▶ [DIRECTIONS] Could you return all of the data exactly as given?

(Data extracted from a collection)
__________________________________________________
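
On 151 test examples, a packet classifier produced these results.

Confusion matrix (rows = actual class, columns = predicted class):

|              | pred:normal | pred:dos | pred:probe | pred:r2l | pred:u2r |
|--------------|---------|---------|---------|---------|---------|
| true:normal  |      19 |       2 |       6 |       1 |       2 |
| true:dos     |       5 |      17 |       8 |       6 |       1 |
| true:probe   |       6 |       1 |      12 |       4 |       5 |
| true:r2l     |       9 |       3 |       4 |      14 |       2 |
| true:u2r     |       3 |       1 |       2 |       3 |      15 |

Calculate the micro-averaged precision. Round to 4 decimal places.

0.5099

Micro-averaging pools counts across classes: ΣTP=77, ΣFP=74, ΣFN=74.
Micro-precision = TP/(TP+FP) on pooled counts = 0.5099 (equals overall accuracy in single-label multiclass).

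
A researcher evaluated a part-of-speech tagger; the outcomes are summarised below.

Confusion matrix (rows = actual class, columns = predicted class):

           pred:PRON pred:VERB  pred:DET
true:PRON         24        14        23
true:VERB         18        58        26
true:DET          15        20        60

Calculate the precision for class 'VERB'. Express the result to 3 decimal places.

0.630

Treat 'VERB' as positive and all other classes as negative.
precision = TP/(TP+FP).
VERB: TP=58, FP=14+20=34 → 58/92 = 0.6304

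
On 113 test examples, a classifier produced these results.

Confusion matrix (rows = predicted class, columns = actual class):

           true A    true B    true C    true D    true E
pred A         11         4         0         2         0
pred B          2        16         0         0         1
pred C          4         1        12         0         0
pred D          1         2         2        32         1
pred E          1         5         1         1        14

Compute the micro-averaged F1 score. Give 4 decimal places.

Micro-averaging pools counts across classes: ΣTP=85, ΣFP=28, ΣFN=28.
Micro-F1 score = 2·TP/(2·TP+FP+FN) on pooled counts = 0.7522 (equals overall accuracy in single-label multiclass).

0.7522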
__________________________________________________
▶ [TASK RESPONSE]
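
On 151 test examples, a packet classifier produced these results.

Confusion matrix (rows = actual class, columns = predicted class):

|              | pred:normal | pred:dos | pred:probe | pred:r2l | pred:u2r |
|--------------|---------|---------|---------|---------|---------|
| true:normal  |      19 |       2 |       6 |       1 |       2 |
| true:dos     |       5 |      17 |       8 |       6 |       1 |
| true:probe   |       6 |       1 |      12 |       4 |       5 |
| true:r2l     |       9 |       3 |       4 |      14 |       2 |
| true:u2r     |       3 |       1 |       2 |       3 |      15 |

Calculate the micro-averaged precision. Round to 4 decimal places.

0.5099

Micro-averaging pools counts across classes: ΣTP=77, ΣFP=74, ΣFN=74.
Micro-precision = TP/(TP+FP) on pooled counts = 0.5099 (equals overall accuracy in single-label multiclass).

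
A researcher evaluated a part-of-speech tagger; the outcomes are summarised below.

Confusion matrix (rows = actual class, columns = predicted class):

           pred:PRON pred:VERB  pred:DET
true:PRON         24        14        23
true:VERB         18        58        26
true:DET          15        20        60

Calculate the precision for class 'VERB'. Express the result to 3 decimal places.

0.630

Treat 'VERB' as positive and all other classes as negative.
precision = TP/(TP+FP).
VERB: TP=58, FP=14+20=34 → 58/92 = 0.6304

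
On 113 test examples, a classifier produced these results.

Confusion matrix (rows = predicted class, columns = actual class):

           true A    true B    true C    true D    true E
pred A         11         4         0         2         0
pred B          2        16         0         0         1
pred C          4         1        12         0         0
pred D          1         2         2        32         1
pred E          1         5         1         1        14

Compute the micro-averaged F1 score. Give 4 decimal places.

Micro-averaging pools counts across classes: ΣTP=85, ΣFP=28, ΣFN=28.
Micro-F1 score = 2·TP/(2·TP+FP+FN) on pooled counts = 0.7522 (equals overall accuracy in single-label multiclass).

0.7522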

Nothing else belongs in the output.